Data supplied
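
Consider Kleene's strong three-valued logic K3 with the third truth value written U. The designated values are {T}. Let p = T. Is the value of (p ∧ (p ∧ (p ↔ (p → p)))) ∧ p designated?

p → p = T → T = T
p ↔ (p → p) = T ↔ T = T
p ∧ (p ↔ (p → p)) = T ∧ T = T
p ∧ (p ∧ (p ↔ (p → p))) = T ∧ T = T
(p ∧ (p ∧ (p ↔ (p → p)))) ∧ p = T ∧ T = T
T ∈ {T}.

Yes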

What you are asked to do
Copy each line of the data exactly, leaving nothing out.

Completed task
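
Consider Kleene's strong three-valued logic K3 with the third truth value written U. The designated values are {T}. Let p = T. Is the value of (p ∧ (p ∧ (p ↔ (p → p)))) ∧ p designated?

p → p = T → T = T
p ↔ (p → p) = T ↔ T = T
p ∧ (p ↔ (p → p)) = T ∧ T = T
p ∧ (p ∧ (p ↔ (p → p))) = T ∧ T = T
(p ∧ (p ∧ (p ↔ (p → p)))) ∧ p = T ∧ T = T
T ∈ {T}.

Yes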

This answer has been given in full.